- DATA FOR ANALYSIS:
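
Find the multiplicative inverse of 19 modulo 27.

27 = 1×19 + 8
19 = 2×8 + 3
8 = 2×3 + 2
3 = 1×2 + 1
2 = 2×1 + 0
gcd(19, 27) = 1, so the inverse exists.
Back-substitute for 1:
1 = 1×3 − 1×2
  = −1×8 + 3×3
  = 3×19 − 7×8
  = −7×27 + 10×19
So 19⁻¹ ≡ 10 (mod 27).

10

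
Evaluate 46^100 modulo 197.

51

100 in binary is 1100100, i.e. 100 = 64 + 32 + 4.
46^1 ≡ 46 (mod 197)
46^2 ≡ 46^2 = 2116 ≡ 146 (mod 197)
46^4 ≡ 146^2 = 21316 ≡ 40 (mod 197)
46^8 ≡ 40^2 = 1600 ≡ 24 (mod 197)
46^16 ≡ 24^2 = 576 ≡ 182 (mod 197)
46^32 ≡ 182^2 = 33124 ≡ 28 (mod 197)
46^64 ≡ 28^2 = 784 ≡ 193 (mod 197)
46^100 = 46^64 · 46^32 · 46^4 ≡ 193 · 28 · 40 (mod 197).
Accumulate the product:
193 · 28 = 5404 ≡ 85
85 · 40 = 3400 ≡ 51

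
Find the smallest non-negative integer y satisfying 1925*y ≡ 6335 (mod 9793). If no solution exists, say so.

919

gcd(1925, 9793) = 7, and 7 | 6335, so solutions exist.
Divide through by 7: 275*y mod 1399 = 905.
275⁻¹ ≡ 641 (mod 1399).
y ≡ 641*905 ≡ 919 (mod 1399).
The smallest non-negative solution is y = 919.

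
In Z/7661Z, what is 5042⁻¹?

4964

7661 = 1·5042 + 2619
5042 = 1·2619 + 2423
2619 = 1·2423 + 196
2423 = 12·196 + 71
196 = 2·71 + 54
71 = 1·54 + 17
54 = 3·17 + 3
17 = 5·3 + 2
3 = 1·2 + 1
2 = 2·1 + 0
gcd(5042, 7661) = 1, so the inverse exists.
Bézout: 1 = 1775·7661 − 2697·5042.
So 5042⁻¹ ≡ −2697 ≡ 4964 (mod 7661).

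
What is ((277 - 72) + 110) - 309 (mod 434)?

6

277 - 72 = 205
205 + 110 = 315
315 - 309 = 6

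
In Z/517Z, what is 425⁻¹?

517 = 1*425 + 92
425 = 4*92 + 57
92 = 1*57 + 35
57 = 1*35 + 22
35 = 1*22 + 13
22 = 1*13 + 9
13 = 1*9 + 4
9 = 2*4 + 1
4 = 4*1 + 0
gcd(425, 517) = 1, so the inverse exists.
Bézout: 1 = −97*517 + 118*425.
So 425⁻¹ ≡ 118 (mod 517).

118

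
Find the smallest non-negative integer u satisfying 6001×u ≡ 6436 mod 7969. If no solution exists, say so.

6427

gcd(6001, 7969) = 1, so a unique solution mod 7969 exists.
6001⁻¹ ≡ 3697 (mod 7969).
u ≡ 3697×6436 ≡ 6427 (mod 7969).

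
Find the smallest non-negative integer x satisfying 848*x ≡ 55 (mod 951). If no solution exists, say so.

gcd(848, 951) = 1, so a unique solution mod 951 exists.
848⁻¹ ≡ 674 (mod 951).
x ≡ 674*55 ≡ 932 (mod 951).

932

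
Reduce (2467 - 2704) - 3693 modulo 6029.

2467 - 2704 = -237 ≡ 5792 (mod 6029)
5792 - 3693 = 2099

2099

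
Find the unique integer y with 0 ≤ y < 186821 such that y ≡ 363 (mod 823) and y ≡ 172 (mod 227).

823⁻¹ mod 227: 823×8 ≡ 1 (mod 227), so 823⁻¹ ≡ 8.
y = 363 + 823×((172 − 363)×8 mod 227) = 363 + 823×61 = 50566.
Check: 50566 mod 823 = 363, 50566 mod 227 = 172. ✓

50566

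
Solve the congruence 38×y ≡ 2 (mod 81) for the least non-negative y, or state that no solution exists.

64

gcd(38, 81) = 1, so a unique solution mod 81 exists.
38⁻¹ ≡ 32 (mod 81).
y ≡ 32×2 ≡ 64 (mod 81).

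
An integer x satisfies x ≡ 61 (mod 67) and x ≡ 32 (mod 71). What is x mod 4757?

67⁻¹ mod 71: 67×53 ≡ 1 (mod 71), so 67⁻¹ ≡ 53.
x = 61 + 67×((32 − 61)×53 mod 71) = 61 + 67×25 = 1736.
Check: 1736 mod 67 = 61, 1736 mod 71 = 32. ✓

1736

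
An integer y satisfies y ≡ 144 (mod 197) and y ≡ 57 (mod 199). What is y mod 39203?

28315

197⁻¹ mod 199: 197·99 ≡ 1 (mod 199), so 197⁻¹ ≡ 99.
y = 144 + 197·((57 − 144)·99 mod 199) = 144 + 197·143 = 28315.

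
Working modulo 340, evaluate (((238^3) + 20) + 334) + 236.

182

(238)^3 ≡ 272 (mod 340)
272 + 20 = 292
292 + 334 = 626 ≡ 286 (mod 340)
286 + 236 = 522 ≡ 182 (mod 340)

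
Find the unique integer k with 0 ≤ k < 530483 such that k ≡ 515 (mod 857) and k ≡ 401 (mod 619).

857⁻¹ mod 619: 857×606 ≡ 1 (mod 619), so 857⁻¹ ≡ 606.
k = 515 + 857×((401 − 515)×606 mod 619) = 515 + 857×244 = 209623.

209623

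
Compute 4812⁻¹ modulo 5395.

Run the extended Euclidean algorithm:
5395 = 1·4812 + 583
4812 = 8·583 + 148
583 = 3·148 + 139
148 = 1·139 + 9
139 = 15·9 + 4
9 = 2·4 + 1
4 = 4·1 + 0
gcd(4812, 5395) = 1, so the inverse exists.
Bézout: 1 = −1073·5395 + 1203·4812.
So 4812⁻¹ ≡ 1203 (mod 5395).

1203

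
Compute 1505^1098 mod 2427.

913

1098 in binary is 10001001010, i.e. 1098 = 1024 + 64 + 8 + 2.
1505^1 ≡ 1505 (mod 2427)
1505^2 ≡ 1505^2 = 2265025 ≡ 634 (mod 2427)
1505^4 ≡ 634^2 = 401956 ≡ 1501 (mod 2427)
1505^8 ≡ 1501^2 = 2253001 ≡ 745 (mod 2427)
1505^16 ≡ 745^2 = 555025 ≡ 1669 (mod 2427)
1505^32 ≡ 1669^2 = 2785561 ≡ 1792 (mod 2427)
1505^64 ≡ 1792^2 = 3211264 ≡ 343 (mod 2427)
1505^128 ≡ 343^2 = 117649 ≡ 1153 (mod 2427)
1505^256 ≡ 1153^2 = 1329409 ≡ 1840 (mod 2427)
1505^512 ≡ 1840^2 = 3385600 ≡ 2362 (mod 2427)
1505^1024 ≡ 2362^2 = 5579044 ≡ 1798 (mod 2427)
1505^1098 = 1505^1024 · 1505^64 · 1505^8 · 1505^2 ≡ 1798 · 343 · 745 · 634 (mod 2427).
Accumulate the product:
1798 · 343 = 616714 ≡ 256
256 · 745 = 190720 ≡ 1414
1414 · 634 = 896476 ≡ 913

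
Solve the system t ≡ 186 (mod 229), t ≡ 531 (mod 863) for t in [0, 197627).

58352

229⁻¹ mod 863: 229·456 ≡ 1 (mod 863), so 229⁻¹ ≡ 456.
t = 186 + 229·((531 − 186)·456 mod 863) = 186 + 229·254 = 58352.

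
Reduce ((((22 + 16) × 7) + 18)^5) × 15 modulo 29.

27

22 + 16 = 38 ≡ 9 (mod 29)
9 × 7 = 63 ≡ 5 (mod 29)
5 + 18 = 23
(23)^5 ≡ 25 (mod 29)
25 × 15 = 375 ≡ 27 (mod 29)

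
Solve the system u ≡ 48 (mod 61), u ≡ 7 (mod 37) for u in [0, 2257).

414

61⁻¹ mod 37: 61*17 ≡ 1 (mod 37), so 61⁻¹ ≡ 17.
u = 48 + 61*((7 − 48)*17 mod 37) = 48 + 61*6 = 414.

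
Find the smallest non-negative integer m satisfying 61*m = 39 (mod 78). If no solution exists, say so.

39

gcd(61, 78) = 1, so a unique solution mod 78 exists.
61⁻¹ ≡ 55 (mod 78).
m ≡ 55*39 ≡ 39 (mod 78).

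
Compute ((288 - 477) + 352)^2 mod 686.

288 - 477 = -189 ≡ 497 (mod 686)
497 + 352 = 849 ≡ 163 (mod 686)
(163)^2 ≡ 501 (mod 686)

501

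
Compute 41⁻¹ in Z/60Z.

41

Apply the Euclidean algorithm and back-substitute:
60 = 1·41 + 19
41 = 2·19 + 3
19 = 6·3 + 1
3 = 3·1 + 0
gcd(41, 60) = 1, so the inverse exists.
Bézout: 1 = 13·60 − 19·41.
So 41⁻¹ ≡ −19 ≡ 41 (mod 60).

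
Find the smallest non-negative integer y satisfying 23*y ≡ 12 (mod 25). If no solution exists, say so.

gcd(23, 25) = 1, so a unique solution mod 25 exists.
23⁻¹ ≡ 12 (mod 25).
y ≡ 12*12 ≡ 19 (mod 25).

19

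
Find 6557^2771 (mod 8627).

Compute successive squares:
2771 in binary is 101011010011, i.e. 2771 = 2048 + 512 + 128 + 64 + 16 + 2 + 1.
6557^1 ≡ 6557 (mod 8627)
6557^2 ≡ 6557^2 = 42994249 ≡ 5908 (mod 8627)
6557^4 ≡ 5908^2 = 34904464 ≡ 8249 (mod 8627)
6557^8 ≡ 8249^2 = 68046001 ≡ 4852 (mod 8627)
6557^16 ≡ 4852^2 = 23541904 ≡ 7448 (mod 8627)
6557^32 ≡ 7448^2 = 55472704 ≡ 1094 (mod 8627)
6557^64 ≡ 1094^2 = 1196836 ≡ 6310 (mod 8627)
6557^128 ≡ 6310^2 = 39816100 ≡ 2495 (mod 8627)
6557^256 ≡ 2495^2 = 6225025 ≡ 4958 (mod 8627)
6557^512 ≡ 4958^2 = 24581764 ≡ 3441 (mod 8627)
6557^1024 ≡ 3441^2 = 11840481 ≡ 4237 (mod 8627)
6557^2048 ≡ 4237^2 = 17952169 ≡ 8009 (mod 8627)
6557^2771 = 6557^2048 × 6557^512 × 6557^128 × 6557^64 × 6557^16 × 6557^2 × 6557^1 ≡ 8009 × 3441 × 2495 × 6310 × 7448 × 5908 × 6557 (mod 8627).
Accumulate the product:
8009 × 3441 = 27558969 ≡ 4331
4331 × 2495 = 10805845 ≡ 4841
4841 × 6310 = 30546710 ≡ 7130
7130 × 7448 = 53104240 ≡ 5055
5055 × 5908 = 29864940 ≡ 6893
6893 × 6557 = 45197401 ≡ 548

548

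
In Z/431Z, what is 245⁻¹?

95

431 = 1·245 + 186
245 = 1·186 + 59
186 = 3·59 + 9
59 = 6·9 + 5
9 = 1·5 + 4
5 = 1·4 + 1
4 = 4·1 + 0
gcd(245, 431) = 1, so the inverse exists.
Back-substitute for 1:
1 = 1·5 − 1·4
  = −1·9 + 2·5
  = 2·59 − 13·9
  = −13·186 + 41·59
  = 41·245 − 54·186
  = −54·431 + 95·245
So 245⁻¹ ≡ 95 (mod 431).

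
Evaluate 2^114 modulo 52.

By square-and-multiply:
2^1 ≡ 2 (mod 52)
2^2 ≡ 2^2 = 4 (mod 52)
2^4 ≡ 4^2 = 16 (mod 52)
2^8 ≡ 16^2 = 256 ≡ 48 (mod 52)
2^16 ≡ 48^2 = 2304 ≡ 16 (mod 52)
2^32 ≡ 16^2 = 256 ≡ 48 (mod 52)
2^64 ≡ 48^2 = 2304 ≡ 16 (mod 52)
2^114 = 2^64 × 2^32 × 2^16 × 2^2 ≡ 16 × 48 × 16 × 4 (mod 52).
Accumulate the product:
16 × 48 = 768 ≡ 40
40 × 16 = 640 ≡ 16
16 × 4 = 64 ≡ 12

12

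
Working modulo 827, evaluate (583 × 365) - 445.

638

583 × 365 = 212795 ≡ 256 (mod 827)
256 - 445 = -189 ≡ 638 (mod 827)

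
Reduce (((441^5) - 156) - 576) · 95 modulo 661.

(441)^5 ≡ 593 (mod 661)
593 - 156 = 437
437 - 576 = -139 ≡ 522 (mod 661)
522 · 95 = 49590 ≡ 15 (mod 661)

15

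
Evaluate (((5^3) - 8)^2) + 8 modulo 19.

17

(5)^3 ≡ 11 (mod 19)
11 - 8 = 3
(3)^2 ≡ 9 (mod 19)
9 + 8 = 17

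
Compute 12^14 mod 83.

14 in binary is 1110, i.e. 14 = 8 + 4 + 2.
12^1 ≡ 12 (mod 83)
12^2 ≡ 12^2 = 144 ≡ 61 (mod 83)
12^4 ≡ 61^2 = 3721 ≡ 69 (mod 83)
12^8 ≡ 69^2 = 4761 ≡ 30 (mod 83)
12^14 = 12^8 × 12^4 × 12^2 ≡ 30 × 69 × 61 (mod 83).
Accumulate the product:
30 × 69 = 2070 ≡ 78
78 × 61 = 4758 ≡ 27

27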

- THE TASK:
Output, unchanged, only the lines from the one that holds "Reduce (((441^5) - 156)" through the last line of the material above.

- SOLVED PROBLEM:
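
Reduce (((441^5) - 156) - 576) · 95 modulo 661.

(441)^5 ≡ 593 (mod 661)
593 - 156 = 437
437 - 576 = -139 ≡ 522 (mod 661)
522 · 95 = 49590 ≡ 15 (mod 661)

15

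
Evaluate (((5^3) - 8)^2) + 8 modulo 19.

17

(5)^3 ≡ 11 (mod 19)
11 - 8 = 3
(3)^2 ≡ 9 (mod 19)
9 + 8 = 17

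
Compute 12^14 mod 83.

14 in binary is 1110, i.e. 14 = 8 + 4 + 2.
12^1 ≡ 12 (mod 83)
12^2 ≡ 12^2 = 144 ≡ 61 (mod 83)
12^4 ≡ 61^2 = 3721 ≡ 69 (mod 83)
12^8 ≡ 69^2 = 4761 ≡ 30 (mod 83)
12^14 = 12^8 × 12^4 × 12^2 ≡ 30 × 69 × 61 (mod 83).
Accumulate the product:
30 × 69 = 2070 ≡ 78
78 × 61 = 4758 ≡ 27

27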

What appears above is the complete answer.